----- DATA RECORDS -----

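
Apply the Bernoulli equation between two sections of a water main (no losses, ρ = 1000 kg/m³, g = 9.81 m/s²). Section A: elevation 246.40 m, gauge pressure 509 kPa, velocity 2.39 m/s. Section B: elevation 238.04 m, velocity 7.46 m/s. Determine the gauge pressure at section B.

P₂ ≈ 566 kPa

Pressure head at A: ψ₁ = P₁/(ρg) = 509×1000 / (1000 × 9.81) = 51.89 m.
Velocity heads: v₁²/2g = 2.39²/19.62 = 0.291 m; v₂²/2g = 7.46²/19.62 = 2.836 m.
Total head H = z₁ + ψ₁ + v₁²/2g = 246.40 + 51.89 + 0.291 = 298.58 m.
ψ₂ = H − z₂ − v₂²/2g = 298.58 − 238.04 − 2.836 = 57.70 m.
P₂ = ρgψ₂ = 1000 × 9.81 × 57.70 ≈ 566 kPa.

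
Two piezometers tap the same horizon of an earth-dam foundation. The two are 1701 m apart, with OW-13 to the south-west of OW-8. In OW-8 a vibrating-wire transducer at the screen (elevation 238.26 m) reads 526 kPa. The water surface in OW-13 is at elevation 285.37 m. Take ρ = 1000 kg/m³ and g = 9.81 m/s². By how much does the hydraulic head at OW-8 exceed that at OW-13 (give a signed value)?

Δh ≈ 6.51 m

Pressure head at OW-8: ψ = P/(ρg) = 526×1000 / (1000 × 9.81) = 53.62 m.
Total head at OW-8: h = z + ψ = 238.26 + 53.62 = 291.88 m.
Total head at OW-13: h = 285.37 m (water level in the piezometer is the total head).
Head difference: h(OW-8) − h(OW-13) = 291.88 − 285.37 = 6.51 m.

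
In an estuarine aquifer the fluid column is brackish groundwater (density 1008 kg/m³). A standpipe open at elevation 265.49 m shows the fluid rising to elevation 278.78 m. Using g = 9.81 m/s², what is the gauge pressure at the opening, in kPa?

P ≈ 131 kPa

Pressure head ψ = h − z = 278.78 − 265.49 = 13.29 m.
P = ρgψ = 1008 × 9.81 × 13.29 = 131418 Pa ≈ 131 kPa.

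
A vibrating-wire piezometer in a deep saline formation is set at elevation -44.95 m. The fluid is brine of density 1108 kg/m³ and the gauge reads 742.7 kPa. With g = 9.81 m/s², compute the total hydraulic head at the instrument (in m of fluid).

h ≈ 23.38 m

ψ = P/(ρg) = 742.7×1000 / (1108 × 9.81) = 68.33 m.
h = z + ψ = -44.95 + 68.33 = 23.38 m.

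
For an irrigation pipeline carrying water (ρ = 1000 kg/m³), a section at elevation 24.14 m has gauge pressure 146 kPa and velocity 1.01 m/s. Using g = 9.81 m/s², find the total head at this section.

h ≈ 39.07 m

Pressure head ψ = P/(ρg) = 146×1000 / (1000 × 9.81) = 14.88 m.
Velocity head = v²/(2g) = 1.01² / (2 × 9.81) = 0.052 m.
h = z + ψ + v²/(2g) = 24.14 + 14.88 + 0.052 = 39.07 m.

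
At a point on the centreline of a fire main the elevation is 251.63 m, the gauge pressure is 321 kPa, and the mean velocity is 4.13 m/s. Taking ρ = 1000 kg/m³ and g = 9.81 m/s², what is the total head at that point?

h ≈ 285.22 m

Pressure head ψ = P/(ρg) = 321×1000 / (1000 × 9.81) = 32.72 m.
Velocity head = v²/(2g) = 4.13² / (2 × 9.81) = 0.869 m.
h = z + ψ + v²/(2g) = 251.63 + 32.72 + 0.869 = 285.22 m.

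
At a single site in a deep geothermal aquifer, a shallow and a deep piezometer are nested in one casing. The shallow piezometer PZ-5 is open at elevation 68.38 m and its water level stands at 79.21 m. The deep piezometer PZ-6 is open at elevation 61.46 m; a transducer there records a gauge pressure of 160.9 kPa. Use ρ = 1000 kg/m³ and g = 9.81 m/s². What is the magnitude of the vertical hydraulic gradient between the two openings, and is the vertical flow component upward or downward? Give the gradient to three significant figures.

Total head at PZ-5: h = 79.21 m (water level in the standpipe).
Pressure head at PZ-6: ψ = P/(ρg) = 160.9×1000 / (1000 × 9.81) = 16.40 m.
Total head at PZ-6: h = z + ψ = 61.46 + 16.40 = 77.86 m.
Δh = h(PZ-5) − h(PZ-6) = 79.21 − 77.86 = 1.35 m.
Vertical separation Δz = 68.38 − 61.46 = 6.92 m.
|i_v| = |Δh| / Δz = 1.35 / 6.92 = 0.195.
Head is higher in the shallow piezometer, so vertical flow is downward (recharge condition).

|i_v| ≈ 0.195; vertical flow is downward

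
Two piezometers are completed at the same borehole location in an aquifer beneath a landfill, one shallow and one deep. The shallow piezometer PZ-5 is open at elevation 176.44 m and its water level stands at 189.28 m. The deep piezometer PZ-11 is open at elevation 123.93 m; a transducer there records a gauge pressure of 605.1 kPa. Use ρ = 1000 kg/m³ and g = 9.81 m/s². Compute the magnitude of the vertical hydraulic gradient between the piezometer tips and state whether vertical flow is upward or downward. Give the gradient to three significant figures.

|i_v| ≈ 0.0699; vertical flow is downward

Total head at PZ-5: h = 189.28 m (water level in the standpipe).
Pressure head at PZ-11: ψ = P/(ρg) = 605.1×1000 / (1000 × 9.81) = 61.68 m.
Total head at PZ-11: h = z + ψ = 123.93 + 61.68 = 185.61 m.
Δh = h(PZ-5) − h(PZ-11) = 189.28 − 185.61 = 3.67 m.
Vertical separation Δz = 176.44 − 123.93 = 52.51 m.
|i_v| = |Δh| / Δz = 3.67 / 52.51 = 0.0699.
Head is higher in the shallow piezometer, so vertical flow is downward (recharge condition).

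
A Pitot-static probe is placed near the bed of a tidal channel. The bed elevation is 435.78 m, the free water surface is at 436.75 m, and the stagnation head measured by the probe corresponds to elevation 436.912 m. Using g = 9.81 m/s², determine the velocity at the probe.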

-----

# WHAT TO WORK ON
Copy out all of the records shown above exactly.

# EXERCISE ANSWER
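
Apply the Bernoulli equation between two sections of a water main (no losses, ρ = 1000 kg/m³, g = 9.81 m/s²). Section A: elevation 246.40 m, gauge pressure 509 kPa, velocity 2.39 m/s. Section B: elevation 238.04 m, velocity 7.46 m/s. Determine the gauge pressure at section B.

P₂ ≈ 566 kPa

Pressure head at A: ψ₁ = P₁/(ρg) = 509×1000 / (1000 × 9.81) = 51.89 m.
Velocity heads: v₁²/2g = 2.39²/19.62 = 0.291 m; v₂²/2g = 7.46²/19.62 = 2.836 m.
Total head H = z₁ + ψ₁ + v₁²/2g = 246.40 + 51.89 + 0.291 = 298.58 m.
ψ₂ = H − z₂ − v₂²/2g = 298.58 − 238.04 − 2.836 = 57.70 m.
P₂ = ρgψ₂ = 1000 × 9.81 × 57.70 ≈ 566 kPa.

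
Two piezometers tap the same horizon of an earth-dam foundation. The two are 1701 m apart, with OW-13 to the south-west of OW-8. In OW-8 a vibrating-wire transducer at the screen (elevation 238.26 m) reads 526 kPa. The water surface in OW-13 is at elevation 285.37 m. Take ρ = 1000 kg/m³ and g = 9.81 m/s². By how much does the hydraulic head at OW-8 exceed that at OW-13 (give a signed value)?

Δh ≈ 6.51 m

Pressure head at OW-8: ψ = P/(ρg) = 526×1000 / (1000 × 9.81) = 53.62 m.
Total head at OW-8: h = z + ψ = 238.26 + 53.62 = 291.88 m.
Total head at OW-13: h = 285.37 m (water level in the piezometer is the total head).
Head difference: h(OW-8) − h(OW-13) = 291.88 − 285.37 = 6.51 m.

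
In an estuarine aquifer the fluid column is brackish groundwater (density 1008 kg/m³). A standpipe open at elevation 265.49 m shows the fluid rising to elevation 278.78 m. Using g = 9.81 m/s², what is the gauge pressure at the opening, in kPa?

P ≈ 131 kPa

Pressure head ψ = h − z = 278.78 − 265.49 = 13.29 m.
P = ρgψ = 1008 × 9.81 × 13.29 = 131418 Pa ≈ 131 kPa.

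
A vibrating-wire piezometer in a deep saline formation is set at elevation -44.95 m. The fluid is brine of density 1108 kg/m³ and the gauge reads 742.7 kPa. With g = 9.81 m/s², compute the total hydraulic head at the instrument (in m of fluid).

h ≈ 23.38 m

ψ = P/(ρg) = 742.7×1000 / (1108 × 9.81) = 68.33 m.
h = z + ψ = -44.95 + 68.33 = 23.38 m.

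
For an irrigation pipeline carrying water (ρ = 1000 kg/m³), a section at elevation 24.14 m has gauge pressure 146 kPa and velocity 1.01 m/s. Using g = 9.81 m/s², find the total head at this section.

h ≈ 39.07 m

Pressure head ψ = P/(ρg) = 146×1000 / (1000 × 9.81) = 14.88 m.
Velocity head = v²/(2g) = 1.01² / (2 × 9.81) = 0.052 m.
h = z + ψ + v²/(2g) = 24.14 + 14.88 + 0.052 = 39.07 m.

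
At a point on the centreline of a fire main the elevation is 251.63 m, the gauge pressure is 321 kPa, and the mean velocity is 4.13 m/s. Taking ρ = 1000 kg/m³ and g = 9.81 m/s², what is the total head at that point?

h ≈ 285.22 m

Pressure head ψ = P/(ρg) = 321×1000 / (1000 × 9.81) = 32.72 m.
Velocity head = v²/(2g) = 4.13² / (2 × 9.81) = 0.869 m.
h = z + ψ + v²/(2g) = 251.63 + 32.72 + 0.869 = 285.22 m.

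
At a single site in a deep geothermal aquifer, a shallow and a deep piezometer are nested in one casing. The shallow piezometer PZ-5 is open at elevation 68.38 m and its water level stands at 79.21 m. The deep piezometer PZ-6 is open at elevation 61.46 m; a transducer there records a gauge pressure of 160.9 kPa. Use ρ = 1000 kg/m³ and g = 9.81 m/s². What is the magnitude of the vertical hydraulic gradient between the two openings, and is the vertical flow component upward or downward? Give the gradient to three significant figures.

Total head at PZ-5: h = 79.21 m (water level in the standpipe).
Pressure head at PZ-6: ψ = P/(ρg) = 160.9×1000 / (1000 × 9.81) = 16.40 m.
Total head at PZ-6: h = z + ψ = 61.46 + 16.40 = 77.86 m.
Δh = h(PZ-5) − h(PZ-6) = 79.21 − 77.86 = 1.35 m.
Vertical separation Δz = 68.38 − 61.46 = 6.92 m.
|i_v| = |Δh| / Δz = 1.35 / 6.92 = 0.195.
Head is higher in the shallow piezometer, so vertical flow is downward (recharge condition).

|i_v| ≈ 0.195; vertical flow is downward

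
Two piezometers are completed at the same borehole location in an aquifer beneath a landfill, one shallow and one deep. The shallow piezometer PZ-5 is open at elevation 176.44 m and its water level stands at 189.28 m. The deep piezometer PZ-11 is open at elevation 123.93 m; a transducer there records a gauge pressure of 605.1 kPa. Use ρ = 1000 kg/m³ and g = 9.81 m/s². Compute the magnitude of the vertical hydraulic gradient between the piezometer tips and state whether vertical flow is upward or downward. Give the gradient to three significant figures.

|i_v| ≈ 0.0699; vertical flow is downward

Total head at PZ-5: h = 189.28 m (water level in the standpipe).
Pressure head at PZ-11: ψ = P/(ρg) = 605.1×1000 / (1000 × 9.81) = 61.68 m.
Total head at PZ-11: h = z + ψ = 123.93 + 61.68 = 185.61 m.
Δh = h(PZ-5) − h(PZ-11) = 189.28 − 185.61 = 3.67 m.
Vertical separation Δz = 176.44 − 123.93 = 52.51 m.
|i_v| = |Δh| / Δz = 3.67 / 52.51 = 0.0699.
Head is higher in the shallow piezometer, so vertical flow is downward (recharge condition).

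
A Pitot-static probe is placed near the bed of a tidal channel. The bed elevation is 435.78 m, the free water surface is at 436.75 m, and the stagnation head measured by the probe corresponds to elevation 436.912 m. Using g = 9.81 m/s², determine the velocity at the probe.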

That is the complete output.